Collected data:
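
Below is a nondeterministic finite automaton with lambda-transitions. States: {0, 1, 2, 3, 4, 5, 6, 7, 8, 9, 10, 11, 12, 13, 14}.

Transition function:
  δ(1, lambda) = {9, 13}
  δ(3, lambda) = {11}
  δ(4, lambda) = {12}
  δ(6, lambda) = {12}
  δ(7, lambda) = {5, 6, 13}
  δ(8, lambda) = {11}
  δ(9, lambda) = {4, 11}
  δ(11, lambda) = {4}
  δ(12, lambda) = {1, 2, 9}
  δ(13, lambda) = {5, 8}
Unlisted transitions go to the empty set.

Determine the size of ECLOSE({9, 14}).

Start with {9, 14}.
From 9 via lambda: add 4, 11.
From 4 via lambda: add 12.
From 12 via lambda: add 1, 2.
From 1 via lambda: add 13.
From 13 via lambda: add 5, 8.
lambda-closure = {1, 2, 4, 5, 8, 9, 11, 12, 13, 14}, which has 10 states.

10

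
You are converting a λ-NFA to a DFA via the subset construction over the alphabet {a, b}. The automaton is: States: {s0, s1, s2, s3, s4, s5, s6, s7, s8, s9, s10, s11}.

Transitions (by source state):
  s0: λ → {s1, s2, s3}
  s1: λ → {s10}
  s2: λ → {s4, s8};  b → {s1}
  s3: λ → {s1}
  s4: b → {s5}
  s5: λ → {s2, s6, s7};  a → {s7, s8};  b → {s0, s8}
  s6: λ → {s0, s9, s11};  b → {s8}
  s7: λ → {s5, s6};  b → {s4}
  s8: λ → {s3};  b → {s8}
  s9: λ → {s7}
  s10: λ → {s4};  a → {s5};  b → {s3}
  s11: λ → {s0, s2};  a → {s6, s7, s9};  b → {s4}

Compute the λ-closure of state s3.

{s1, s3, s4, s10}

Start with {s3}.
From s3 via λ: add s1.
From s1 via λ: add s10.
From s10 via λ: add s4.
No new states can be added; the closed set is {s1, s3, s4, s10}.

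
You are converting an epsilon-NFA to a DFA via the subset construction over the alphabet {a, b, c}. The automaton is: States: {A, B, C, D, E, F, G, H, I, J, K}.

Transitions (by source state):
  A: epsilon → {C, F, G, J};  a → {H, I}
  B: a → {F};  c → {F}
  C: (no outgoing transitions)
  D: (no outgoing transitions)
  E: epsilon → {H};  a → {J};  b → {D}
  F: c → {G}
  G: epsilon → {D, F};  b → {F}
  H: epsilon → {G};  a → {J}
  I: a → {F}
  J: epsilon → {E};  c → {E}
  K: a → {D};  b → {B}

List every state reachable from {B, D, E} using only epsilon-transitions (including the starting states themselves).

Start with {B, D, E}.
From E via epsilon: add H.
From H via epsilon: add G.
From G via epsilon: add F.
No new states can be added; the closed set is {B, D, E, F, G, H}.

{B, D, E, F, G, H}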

---

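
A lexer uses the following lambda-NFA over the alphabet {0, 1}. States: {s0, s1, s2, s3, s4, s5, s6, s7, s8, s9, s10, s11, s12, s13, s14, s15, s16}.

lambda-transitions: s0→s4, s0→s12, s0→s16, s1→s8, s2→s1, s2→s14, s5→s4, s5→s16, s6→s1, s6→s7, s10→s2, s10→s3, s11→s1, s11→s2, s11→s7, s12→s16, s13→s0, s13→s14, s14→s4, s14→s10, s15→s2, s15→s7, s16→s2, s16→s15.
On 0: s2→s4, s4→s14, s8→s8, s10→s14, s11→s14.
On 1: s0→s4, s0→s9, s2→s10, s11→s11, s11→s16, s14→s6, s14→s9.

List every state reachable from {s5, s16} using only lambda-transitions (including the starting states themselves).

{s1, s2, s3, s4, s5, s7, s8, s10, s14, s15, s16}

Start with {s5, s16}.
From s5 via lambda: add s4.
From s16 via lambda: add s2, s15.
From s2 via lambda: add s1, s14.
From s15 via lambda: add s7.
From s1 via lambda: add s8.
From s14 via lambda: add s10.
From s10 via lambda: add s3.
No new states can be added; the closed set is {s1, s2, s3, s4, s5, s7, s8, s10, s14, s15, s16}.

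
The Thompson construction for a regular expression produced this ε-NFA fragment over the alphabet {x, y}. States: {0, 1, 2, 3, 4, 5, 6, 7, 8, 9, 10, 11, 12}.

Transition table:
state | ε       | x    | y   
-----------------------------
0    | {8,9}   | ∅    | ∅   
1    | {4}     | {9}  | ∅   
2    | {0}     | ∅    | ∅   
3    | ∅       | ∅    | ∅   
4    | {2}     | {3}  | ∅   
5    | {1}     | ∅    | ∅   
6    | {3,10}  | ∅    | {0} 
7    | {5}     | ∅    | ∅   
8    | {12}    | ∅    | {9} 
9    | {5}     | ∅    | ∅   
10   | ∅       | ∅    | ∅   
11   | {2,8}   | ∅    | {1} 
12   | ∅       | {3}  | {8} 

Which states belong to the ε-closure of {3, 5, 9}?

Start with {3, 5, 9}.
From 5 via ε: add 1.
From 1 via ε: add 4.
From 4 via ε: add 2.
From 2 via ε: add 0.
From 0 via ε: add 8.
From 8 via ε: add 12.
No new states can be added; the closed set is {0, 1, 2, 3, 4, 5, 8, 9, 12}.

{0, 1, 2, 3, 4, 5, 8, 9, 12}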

* What is being asked
Nothing but a number should be given: the count of lines in the records that contain the word "outgoing".

* Result of this task
2